### HOW TO COMPLETE THIS TASK
Only the lines from the one with "rectangular reach and" to the end of the records are wanted, each repeated exactly, both ends included.
[Start of section]
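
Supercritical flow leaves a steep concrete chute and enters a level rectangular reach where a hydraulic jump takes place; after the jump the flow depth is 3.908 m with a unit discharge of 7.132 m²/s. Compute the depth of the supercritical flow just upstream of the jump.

y₁ = 0.5899 m

V₂ = q/y₂ = 7.132/3.908 = 1.825 m/s; Fr₂ = V₂/√(g·y₂) = 0.2947.
From the momentum equation (using Fr₂), y₁/y₂ = ½[√(1 + 8Fr₂²) − 1] = ½[√1.6950 − 1] = 0.1510.
y₁ = 0.1510 × 3.908 = 0.5899 m.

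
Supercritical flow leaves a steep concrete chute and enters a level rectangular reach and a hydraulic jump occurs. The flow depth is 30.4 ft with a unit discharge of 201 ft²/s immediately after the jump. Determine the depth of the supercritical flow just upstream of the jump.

V₂ = q/y₂ = 201/30.4 = 6.61 ft/s; Fr₂ = V₂/√(g·y₂) = 0.211.
The Bélanger relation is symmetric: y₁/y₂ = ½[√(1 + 8Fr₂²) − 1] = ½[√1.357 − 1] = 0.0825.
y₁ = 0.0825 × 30.4 = 2.51 ft.

y₁ = 2.51 ft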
[End of section]
### ANSWER FOR THIS EXERCISE
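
Supercritical flow leaves a steep concrete chute and enters a level rectangular reach and a hydraulic jump occurs. The flow depth is 30.4 ft with a unit discharge of 201 ft²/s immediately after the jump. Determine the depth of the supercritical flow just upstream of the jump.

V₂ = q/y₂ = 201/30.4 = 6.61 ft/s; Fr₂ = V₂/√(g·y₂) = 0.211.
The Bélanger relation is symmetric: y₁/y₂ = ½[√(1 + 8Fr₂²) − 1] = ½[√1.357 − 1] = 0.0825.
y₁ = 0.0825 × 30.4 = 2.51 ft.

y₁ = 2.51 ft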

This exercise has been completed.